*** Data section ***

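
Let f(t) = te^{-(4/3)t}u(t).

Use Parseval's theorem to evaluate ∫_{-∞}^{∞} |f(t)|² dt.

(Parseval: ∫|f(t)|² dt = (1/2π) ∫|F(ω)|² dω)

∫|f(t)|² dt = \frac{27}{256}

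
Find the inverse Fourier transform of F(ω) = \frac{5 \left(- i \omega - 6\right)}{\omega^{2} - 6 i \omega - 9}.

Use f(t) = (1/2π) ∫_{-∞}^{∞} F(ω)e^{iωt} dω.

f(t) = 5 \left(3 t + 1\right) e^{- 3 t} u\left(t\right)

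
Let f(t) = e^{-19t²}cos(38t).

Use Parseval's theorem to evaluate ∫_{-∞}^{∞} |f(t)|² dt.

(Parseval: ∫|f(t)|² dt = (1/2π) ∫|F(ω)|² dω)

∫|f(t)|² dt = \frac{\sqrt{38} \sqrt{\pi} \left(1 + e^{38}\right)}{76 e^{38}}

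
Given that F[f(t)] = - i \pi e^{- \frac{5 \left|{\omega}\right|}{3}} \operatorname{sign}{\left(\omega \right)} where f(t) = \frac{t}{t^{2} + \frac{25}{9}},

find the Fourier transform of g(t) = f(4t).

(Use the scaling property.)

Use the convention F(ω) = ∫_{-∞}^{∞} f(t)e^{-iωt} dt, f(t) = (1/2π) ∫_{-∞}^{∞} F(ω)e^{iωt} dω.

F[g](ω) = - \frac{i \pi e^{- \frac{5 \left|{\omega}\right|}{12}} \operatorname{sign}{\left(\omega \right)}}{4}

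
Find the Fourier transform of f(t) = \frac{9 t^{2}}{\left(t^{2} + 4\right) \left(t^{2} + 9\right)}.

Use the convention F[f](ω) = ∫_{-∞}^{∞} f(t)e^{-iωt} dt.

F(ω) = \frac{9 \pi \left(3 - 2 e^{\left|{\omega}\right|}\right) e^{- 3 \left|{\omega}\right|}}{5}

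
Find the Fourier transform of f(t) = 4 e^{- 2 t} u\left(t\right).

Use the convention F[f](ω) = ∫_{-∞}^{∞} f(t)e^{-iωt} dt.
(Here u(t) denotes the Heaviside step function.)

F(ω) = \frac{4}{i \omega + 2}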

*** End of Data section ***

Within the data above, how many lines include the string "transform"? Only the number is required.

4